PROBLEM REQUIREMENTS.
Reproduce the entries below, please. Keep every character the same.

GIVEN ENTRIES.
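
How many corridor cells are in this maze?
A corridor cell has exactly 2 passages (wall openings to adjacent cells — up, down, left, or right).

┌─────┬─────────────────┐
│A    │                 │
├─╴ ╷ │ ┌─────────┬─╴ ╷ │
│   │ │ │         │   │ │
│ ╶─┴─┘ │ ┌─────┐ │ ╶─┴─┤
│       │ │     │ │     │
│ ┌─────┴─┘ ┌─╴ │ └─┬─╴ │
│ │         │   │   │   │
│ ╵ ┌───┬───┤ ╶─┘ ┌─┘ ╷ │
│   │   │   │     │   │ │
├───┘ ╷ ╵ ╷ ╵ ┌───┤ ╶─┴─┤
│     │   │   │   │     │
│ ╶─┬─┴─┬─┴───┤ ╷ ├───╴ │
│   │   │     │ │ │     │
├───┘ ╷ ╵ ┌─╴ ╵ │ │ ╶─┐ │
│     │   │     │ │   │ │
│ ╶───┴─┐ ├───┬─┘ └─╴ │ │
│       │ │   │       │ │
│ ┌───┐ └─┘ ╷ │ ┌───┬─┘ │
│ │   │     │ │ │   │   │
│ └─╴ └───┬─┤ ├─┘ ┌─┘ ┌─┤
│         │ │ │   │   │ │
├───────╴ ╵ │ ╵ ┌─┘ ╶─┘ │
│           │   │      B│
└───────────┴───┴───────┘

Counting cells with exactly 2 passages:
Total corridor cells: 114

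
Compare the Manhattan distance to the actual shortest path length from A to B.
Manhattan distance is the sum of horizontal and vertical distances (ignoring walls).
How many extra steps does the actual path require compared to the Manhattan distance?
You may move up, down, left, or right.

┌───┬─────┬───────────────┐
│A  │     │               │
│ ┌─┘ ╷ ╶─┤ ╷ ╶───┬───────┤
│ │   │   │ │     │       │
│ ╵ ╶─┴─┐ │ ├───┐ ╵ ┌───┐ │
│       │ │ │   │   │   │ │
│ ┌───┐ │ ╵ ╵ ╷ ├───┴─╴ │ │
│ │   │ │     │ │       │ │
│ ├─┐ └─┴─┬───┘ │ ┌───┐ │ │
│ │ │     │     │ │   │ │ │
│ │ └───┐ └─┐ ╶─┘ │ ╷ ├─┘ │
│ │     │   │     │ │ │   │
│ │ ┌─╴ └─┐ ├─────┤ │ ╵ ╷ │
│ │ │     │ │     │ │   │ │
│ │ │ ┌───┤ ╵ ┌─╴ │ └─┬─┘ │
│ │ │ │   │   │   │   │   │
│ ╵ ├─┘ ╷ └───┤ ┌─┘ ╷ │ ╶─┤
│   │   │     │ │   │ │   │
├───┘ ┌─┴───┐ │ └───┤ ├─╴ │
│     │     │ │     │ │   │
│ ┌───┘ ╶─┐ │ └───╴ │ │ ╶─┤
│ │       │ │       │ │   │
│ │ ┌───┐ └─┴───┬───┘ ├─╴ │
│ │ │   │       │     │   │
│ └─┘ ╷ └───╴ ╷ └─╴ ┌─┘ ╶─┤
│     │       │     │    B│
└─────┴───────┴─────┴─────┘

Manhattan distance: |12 - 0| + |12 - 0| = 24
Actual path length: 42
Extra steps: 42 - 24 = 18

Solution:

┌───┬─────┬───────────────┐
│A  │↱ ↓  │↱ ↓            │
│ ┌─┘ ╷ ╶─┤ ╷ ╶───┬───────┤
│↓│↱ ↑│↳ ↓│↑│↳ → ↓│↱ → → ↓│
│ ╵ ╶─┴─┐ │ ├───┐ ╵ ┌───┐ │
│↳ ↑    │↓│↑│   │↳ ↑│   │↓│
│ ┌───┐ │ ╵ ╵ ╷ ├───┴─╴ │ │
│ │   │ │↳ ↑  │ │       │↓│
│ ├─┐ └─┴─┬───┘ │ ┌───┐ │ │
│ │ │     │     │ │   │ │↓│
│ │ └───┐ └─┐ ╶─┘ │ ╷ ├─┘ │
│ │     │   │     │ │ │  ↓│
│ │ ┌─╴ └─┐ ├─────┤ │ ╵ ╷ │
│ │ │     │ │     │ │   │↓│
│ │ │ ┌───┤ ╵ ┌─╴ │ └─┬─┘ │
│ │ │ │   │   │   │   │↓ ↲│
│ ╵ ├─┘ ╷ └───┤ ┌─┘ ╷ │ ╶─┤
│   │   │     │ │   │ │↳ ↓│
├───┘ ┌─┴───┐ │ └───┤ ├─╴ │
│     │     │ │     │ │↓ ↲│
│ ┌───┘ ╶─┐ │ └───╴ │ │ ╶─┤
│ │       │ │       │ │↳ ↓│
│ │ ┌───┐ └─┴───┬───┘ ├─╴ │
│ │ │   │       │     │↓ ↲│
│ └─┘ ╷ └───╴ ╷ └─╴ ┌─┘ ╶─┤
│     │       │     │  ↳ B│
└─────┴───────┴─────┴─────┘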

EXERCISE RESPONSE.
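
How many corridor cells are in this maze?
A corridor cell has exactly 2 passages (wall openings to adjacent cells — up, down, left, or right).

┌─────┬─────────────────┐
│A    │                 │
├─╴ ╷ │ ┌─────────┬─╴ ╷ │
│   │ │ │         │   │ │
│ ╶─┴─┘ │ ┌─────┐ │ ╶─┴─┤
│       │ │     │ │     │
│ ┌─────┴─┘ ┌─╴ │ └─┬─╴ │
│ │         │   │   │   │
│ ╵ ┌───┬───┤ ╶─┘ ┌─┘ ╷ │
│   │   │   │     │   │ │
├───┘ ╷ ╵ ╷ ╵ ┌───┤ ╶─┴─┤
│     │   │   │   │     │
│ ╶─┬─┴─┬─┴───┤ ╷ ├───╴ │
│   │   │     │ │ │     │
├───┘ ╷ ╵ ┌─╴ ╵ │ │ ╶─┐ │
│     │   │     │ │   │ │
│ ╶───┴─┐ ├───┬─┘ └─╴ │ │
│       │ │   │       │ │
│ ┌───┐ └─┘ ╷ │ ┌───┬─┘ │
│ │   │     │ │ │   │   │
│ └─╴ └───┬─┤ ├─┘ ┌─┘ ┌─┤
│         │ │ │   │   │ │
├───────╴ ╵ │ ╵ ┌─┘ ╶─┘ │
│           │   │      B│
└───────────┴───┴───────┘

Counting cells with exactly 2 passages:
Total corridor cells: 114

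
Compare the Manhattan distance to the actual shortest path length from A to B.
Manhattan distance is the sum of horizontal and vertical distances (ignoring walls).
How many extra steps does the actual path require compared to the Manhattan distance?
You may move up, down, left, or right.

┌───┬─────┬───────────────┐
│A  │     │               │
│ ┌─┘ ╷ ╶─┤ ╷ ╶───┬───────┤
│ │   │   │ │     │       │
│ ╵ ╶─┴─┐ │ ├───┐ ╵ ┌───┐ │
│       │ │ │   │   │   │ │
│ ┌───┐ │ ╵ ╵ ╷ ├───┴─╴ │ │
│ │   │ │     │ │       │ │
│ ├─┐ └─┴─┬───┘ │ ┌───┐ │ │
│ │ │     │     │ │   │ │ │
│ │ └───┐ └─┐ ╶─┘ │ ╷ ├─┘ │
│ │     │   │     │ │ │   │
│ │ ┌─╴ └─┐ ├─────┤ │ ╵ ╷ │
│ │ │     │ │     │ │   │ │
│ │ │ ┌───┤ ╵ ┌─╴ │ └─┬─┘ │
│ │ │ │   │   │   │   │   │
│ ╵ ├─┘ ╷ └───┤ ┌─┘ ╷ │ ╶─┤
│   │   │     │ │   │ │   │
├───┘ ┌─┴───┐ │ └───┤ ├─╴ │
│     │     │ │     │ │   │
│ ┌───┘ ╶─┐ │ └───╴ │ │ ╶─┤
│ │       │ │       │ │   │
│ │ ┌───┐ └─┴───┬───┘ ├─╴ │
│ │ │   │       │     │   │
│ └─┘ ╷ └───╴ ╷ └─╴ ┌─┘ ╶─┤
│     │       │     │    B│
└─────┴───────┴─────┴─────┘

Manhattan distance: |12 - 0| + |12 - 0| = 24
Actual path length: 42
Extra steps: 42 - 24 = 18

Solution:

┌───┬─────┬───────────────┐
│A  │↱ ↓  │↱ ↓            │
│ ┌─┘ ╷ ╶─┤ ╷ ╶───┬───────┤
│↓│↱ ↑│↳ ↓│↑│↳ → ↓│↱ → → ↓│
│ ╵ ╶─┴─┐ │ ├───┐ ╵ ┌───┐ │
│↳ ↑    │↓│↑│   │↳ ↑│   │↓│
│ ┌───┐ │ ╵ ╵ ╷ ├───┴─╴ │ │
│ │   │ │↳ ↑  │ │       │↓│
│ ├─┐ └─┴─┬───┘ │ ┌───┐ │ │
│ │ │     │     │ │   │ │↓│
│ │ └───┐ └─┐ ╶─┘ │ ╷ ├─┘ │
│ │     │   │     │ │ │  ↓│
│ │ ┌─╴ └─┐ ├─────┤ │ ╵ ╷ │
│ │ │     │ │     │ │   │↓│
│ │ │ ┌───┤ ╵ ┌─╴ │ └─┬─┘ │
│ │ │ │   │   │   │   │↓ ↲│
│ ╵ ├─┘ ╷ └───┤ ┌─┘ ╷ │ ╶─┤
│   │   │     │ │   │ │↳ ↓│
├───┘ ┌─┴───┐ │ └───┤ ├─╴ │
│     │     │ │     │ │↓ ↲│
│ ┌───┘ ╶─┐ │ └───╴ │ │ ╶─┤
│ │       │ │       │ │↳ ↓│
│ │ ┌───┐ └─┴───┬───┘ ├─╴ │
│ │ │   │       │     │↓ ↲│
│ └─┘ ╷ └───╴ ╷ └─╴ ┌─┘ ╶─┤
│     │       │     │  ↳ B│
└─────┴───────┴─────┴─────┘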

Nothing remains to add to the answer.